+++ Dataset excerpts

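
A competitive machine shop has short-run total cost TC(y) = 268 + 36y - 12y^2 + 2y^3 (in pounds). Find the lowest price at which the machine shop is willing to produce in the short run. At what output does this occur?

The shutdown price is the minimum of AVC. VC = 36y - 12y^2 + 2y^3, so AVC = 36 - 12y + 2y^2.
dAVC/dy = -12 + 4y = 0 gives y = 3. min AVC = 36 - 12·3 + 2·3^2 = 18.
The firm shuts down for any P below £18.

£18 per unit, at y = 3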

++++++
+++ Dataset excerpts

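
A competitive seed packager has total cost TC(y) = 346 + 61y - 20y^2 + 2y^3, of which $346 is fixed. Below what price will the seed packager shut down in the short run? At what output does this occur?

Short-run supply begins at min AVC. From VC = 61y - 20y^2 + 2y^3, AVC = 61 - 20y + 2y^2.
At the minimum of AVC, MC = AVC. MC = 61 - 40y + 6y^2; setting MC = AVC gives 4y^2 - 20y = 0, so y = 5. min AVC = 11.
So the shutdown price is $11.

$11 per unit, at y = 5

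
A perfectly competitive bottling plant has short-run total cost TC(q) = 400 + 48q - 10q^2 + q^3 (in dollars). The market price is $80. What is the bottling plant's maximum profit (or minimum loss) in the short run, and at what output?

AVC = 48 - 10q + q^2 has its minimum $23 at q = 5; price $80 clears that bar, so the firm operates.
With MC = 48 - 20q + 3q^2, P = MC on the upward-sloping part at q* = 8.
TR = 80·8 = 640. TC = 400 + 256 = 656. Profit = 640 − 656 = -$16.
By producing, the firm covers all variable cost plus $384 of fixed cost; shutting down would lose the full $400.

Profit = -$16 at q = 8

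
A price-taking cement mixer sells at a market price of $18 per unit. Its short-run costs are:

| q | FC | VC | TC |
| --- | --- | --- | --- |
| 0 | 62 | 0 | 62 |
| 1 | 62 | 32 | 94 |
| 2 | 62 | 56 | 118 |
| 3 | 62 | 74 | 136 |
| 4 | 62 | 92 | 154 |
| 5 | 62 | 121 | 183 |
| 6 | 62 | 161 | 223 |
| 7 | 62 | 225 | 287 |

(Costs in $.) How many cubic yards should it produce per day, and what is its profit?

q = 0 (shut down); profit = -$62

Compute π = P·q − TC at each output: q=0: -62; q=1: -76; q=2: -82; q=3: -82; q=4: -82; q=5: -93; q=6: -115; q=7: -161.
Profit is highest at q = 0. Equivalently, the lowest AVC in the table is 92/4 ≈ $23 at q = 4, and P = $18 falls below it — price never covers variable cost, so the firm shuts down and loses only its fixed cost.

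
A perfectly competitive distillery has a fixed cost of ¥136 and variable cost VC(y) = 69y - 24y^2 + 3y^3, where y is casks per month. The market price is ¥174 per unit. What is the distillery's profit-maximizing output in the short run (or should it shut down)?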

++++++

Looking at the data above, return every line from the one with "225 | 287 |" down to the one with "A perfectly competitive distillery", exactly and inclusively.

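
| 7 | 62 | 225 | 287 |

(Costs in $.) How many cubic yards should it produce per day, and what is its profit?

q = 0 (shut down); profit = -$62

Compute π = P·q − TC at each output: q=0: -62; q=1: -76; q=2: -82; q=3: -82; q=4: -82; q=5: -93; q=6: -115; q=7: -161.
Profit is highest at q = 0. Equivalently, the lowest AVC in the table is 92/4 ≈ $23 at q = 4, and P = $18 falls below it — price never covers variable cost, so the firm shuts down and loses only its fixed cost.

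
A perfectly competitive distillery has a fixed cost of ¥136 and variable cost VC(y) = 69y - 24y^2 + 3y^3, where y is casks per month. The market price is ¥174 per unit. What is the distillery's profit-maximizing output in the short run (or should it shut down)?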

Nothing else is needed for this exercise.